-- Exercise prompt --
Print all the data, keeping every line exactly as it is.

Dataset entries
# # #
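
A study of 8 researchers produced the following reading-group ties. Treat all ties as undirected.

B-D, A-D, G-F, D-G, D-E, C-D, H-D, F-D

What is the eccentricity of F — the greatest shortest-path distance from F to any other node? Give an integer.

2

Distances from F: A:2, B:2, C:2, D:1, E:2, G:1, H:2.
The largest is 2 (to C, H, A, E, and B), so the eccentricity of F is 2.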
# # #
-- Task result --
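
A study of 8 researchers produced the following reading-group ties. Treat all ties as undirected.

B-D, A-D, G-F, D-G, D-E, C-D, H-D, F-D

What is the eccentricity of F — the greatest shortest-path distance from F to any other node? Give an integer.

2

Distances from F: A:2, B:2, C:2, D:1, E:2, G:1, H:2.
The largest is 2 (to C, H, A, E, and B), so the eccentricity of F is 2.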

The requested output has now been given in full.